Collection entries:
----

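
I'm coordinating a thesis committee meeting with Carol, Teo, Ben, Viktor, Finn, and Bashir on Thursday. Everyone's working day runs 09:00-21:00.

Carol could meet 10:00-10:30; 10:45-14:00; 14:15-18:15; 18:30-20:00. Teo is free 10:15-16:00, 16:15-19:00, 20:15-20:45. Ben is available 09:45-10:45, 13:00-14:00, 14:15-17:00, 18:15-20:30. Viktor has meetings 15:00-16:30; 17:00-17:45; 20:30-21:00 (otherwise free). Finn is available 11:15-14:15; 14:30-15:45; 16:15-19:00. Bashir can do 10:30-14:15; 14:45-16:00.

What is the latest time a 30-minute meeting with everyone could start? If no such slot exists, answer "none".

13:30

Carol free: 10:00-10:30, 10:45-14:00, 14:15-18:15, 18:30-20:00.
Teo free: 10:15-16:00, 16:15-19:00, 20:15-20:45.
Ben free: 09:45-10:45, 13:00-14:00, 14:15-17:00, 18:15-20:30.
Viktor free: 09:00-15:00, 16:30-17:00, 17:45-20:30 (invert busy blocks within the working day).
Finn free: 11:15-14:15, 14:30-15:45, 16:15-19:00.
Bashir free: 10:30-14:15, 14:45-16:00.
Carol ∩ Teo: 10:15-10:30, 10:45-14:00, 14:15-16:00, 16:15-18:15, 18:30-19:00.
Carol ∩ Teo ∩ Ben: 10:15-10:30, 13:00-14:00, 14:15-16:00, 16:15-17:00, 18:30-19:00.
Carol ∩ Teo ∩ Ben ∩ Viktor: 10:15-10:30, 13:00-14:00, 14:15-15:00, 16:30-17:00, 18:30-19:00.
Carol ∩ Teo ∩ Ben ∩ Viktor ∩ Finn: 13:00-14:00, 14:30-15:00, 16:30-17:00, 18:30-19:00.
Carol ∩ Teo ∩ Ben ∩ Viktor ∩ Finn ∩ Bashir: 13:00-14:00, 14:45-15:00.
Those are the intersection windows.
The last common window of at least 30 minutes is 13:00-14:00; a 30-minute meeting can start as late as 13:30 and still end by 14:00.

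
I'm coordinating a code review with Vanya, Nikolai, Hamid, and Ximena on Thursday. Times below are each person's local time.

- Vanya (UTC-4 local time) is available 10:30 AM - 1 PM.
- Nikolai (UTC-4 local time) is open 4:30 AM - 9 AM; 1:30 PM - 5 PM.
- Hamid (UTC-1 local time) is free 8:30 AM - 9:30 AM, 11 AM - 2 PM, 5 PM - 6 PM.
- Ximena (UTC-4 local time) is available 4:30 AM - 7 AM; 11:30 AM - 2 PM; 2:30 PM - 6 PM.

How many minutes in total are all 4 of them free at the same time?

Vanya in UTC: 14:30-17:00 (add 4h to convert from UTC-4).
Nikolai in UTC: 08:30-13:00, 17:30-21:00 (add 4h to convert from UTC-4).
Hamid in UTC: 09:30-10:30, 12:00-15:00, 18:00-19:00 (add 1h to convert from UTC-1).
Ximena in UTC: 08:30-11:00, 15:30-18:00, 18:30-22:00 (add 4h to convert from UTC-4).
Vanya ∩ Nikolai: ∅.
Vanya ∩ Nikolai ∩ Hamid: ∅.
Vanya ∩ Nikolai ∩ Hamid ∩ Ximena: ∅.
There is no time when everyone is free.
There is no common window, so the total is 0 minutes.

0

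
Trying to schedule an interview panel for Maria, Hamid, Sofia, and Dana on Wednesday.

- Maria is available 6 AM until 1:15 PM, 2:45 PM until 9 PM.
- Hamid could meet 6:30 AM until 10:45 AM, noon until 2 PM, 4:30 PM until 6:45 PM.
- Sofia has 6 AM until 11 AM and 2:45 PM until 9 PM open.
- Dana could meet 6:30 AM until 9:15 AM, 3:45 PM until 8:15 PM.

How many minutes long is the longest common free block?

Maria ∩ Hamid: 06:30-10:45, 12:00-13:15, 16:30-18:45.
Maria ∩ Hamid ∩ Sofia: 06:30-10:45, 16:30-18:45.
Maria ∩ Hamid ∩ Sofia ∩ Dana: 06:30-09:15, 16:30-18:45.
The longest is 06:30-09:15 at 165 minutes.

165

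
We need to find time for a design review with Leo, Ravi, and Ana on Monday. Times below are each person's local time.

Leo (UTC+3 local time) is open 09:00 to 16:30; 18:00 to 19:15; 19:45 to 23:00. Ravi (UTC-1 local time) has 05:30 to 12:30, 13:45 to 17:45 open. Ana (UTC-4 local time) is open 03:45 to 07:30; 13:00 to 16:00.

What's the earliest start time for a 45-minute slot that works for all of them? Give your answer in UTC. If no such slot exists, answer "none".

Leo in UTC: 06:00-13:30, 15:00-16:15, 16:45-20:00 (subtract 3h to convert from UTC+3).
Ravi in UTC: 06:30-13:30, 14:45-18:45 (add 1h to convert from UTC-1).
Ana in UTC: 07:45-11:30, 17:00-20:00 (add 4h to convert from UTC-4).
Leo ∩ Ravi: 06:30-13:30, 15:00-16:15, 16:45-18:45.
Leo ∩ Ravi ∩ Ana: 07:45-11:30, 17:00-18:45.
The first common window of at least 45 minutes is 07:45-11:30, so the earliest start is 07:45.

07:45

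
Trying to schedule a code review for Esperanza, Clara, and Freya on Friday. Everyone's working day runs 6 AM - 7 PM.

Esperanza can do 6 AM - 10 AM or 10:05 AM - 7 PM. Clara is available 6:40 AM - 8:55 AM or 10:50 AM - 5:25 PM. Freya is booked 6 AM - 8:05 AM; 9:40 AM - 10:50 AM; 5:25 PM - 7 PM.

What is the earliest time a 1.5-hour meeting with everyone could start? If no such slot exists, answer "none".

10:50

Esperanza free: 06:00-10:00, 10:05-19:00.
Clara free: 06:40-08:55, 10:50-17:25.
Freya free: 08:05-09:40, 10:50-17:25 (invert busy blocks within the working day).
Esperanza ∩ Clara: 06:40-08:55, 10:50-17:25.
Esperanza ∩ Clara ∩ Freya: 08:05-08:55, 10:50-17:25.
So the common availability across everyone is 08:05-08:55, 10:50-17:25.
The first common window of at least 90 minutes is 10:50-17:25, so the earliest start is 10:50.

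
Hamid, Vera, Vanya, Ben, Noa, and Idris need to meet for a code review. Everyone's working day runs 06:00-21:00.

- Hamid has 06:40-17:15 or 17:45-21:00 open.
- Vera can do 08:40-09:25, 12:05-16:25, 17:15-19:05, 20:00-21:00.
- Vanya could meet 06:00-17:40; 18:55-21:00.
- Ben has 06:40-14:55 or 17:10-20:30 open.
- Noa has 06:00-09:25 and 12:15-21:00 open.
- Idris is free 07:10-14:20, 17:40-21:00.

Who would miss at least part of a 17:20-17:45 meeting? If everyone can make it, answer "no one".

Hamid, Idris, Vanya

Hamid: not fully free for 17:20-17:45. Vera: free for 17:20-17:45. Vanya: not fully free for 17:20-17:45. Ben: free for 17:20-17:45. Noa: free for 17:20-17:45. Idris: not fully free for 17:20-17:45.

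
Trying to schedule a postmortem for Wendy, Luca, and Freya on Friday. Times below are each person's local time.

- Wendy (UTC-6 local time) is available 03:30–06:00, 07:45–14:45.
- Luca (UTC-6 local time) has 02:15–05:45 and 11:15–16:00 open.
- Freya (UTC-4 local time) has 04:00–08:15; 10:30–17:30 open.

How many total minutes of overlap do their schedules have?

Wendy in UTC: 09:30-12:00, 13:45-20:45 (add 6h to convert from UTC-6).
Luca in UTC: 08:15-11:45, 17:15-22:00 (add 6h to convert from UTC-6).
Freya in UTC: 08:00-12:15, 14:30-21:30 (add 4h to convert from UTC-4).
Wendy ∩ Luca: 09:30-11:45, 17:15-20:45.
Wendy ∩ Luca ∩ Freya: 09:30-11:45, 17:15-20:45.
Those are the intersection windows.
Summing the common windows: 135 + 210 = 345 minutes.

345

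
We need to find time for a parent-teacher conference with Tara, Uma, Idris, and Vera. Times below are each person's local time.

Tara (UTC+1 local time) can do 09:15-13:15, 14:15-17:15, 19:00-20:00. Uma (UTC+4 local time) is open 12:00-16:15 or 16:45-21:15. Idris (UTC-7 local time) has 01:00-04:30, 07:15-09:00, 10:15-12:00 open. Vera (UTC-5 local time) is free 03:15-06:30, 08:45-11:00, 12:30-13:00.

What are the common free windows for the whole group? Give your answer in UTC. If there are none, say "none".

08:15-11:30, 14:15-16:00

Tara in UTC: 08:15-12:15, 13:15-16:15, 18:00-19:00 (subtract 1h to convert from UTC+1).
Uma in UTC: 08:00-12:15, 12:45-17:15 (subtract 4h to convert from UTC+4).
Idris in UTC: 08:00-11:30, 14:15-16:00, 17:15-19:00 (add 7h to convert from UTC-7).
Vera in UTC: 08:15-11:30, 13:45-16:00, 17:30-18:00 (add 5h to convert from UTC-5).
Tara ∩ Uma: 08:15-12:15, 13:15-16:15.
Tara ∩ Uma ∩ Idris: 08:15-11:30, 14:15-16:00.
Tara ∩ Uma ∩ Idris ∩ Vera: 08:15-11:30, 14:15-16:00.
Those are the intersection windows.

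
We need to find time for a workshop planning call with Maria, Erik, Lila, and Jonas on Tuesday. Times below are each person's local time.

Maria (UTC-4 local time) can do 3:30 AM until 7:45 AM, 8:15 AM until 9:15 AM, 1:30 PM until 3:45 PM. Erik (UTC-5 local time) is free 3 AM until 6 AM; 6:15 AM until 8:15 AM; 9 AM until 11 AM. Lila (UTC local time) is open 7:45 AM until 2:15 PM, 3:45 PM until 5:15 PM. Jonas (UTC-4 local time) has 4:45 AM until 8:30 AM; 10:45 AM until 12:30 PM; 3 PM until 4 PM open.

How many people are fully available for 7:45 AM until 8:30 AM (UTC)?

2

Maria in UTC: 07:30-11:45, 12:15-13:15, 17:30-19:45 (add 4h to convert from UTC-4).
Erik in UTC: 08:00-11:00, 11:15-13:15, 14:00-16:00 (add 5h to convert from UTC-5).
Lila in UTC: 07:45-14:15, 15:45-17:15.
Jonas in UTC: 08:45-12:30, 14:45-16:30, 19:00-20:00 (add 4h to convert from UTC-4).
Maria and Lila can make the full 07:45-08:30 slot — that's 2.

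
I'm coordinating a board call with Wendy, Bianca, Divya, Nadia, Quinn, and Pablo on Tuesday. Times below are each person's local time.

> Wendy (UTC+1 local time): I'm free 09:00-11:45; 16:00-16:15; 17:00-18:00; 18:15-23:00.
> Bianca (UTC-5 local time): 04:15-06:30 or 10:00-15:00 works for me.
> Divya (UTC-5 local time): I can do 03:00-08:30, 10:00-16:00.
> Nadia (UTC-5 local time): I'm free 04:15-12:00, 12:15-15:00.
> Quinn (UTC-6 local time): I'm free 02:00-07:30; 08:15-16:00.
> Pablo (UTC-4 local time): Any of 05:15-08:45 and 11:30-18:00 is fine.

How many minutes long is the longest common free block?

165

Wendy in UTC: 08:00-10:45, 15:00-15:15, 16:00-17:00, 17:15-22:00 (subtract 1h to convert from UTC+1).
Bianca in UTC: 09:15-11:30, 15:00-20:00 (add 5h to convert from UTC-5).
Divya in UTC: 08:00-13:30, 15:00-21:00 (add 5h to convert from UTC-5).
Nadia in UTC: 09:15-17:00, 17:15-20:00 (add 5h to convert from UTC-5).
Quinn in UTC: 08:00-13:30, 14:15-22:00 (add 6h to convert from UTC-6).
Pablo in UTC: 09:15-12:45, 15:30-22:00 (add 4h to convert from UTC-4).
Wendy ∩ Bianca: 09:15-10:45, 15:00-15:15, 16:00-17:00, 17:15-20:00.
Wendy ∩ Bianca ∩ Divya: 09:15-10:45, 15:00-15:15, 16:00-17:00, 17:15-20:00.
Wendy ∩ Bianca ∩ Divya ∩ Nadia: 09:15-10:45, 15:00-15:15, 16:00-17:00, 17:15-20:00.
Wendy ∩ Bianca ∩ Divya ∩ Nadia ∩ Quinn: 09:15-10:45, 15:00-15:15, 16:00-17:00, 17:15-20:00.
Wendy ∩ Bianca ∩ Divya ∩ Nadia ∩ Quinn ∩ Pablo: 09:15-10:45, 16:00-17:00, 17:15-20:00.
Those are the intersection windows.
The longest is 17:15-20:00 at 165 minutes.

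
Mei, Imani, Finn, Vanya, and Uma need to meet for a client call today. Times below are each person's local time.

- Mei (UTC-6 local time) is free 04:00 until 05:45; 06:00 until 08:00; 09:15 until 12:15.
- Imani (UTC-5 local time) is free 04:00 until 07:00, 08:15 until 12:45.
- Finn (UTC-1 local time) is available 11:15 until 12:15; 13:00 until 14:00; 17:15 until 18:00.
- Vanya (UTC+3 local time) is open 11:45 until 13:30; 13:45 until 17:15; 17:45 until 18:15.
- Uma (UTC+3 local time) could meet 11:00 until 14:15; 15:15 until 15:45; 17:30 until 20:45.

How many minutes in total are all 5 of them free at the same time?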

----

WHAT YOU NEED TO DO: Copy, please, exactly the lines that start at the first line of the data and end at the line containing "I'm coordinating a code", both kept and no others.

OUTPUT BELOW:
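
I'm coordinating a thesis committee meeting with Carol, Teo, Ben, Viktor, Finn, and Bashir on Thursday. Everyone's working day runs 09:00-21:00.

Carol could meet 10:00-10:30; 10:45-14:00; 14:15-18:15; 18:30-20:00. Teo is free 10:15-16:00, 16:15-19:00, 20:15-20:45. Ben is available 09:45-10:45, 13:00-14:00, 14:15-17:00, 18:15-20:30. Viktor has meetings 15:00-16:30; 17:00-17:45; 20:30-21:00 (otherwise free). Finn is available 11:15-14:15; 14:30-15:45; 16:15-19:00. Bashir can do 10:30-14:15; 14:45-16:00.

What is the latest time a 30-minute meeting with everyone could start? If no such slot exists, answer "none".

13:30

Carol free: 10:00-10:30, 10:45-14:00, 14:15-18:15, 18:30-20:00.
Teo free: 10:15-16:00, 16:15-19:00, 20:15-20:45.
Ben free: 09:45-10:45, 13:00-14:00, 14:15-17:00, 18:15-20:30.
Viktor free: 09:00-15:00, 16:30-17:00, 17:45-20:30 (invert busy blocks within the working day).
Finn free: 11:15-14:15, 14:30-15:45, 16:15-19:00.
Bashir free: 10:30-14:15, 14:45-16:00.
Carol ∩ Teo: 10:15-10:30, 10:45-14:00, 14:15-16:00, 16:15-18:15, 18:30-19:00.
Carol ∩ Teo ∩ Ben: 10:15-10:30, 13:00-14:00, 14:15-16:00, 16:15-17:00, 18:30-19:00.
Carol ∩ Teo ∩ Ben ∩ Viktor: 10:15-10:30, 13:00-14:00, 14:15-15:00, 16:30-17:00, 18:30-19:00.
Carol ∩ Teo ∩ Ben ∩ Viktor ∩ Finn: 13:00-14:00, 14:30-15:00, 16:30-17:00, 18:30-19:00.
Carol ∩ Teo ∩ Ben ∩ Viktor ∩ Finn ∩ Bashir: 13:00-14:00, 14:45-15:00.
Those are the intersection windows.
The last common window of at least 30 minutes is 13:00-14:00; a 30-minute meeting can start as late as 13:30 and still end by 14:00.

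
I'm coordinating a code review with Vanya, Nikolai, Hamid, and Ximena on Thursday. Times below are each person's local time.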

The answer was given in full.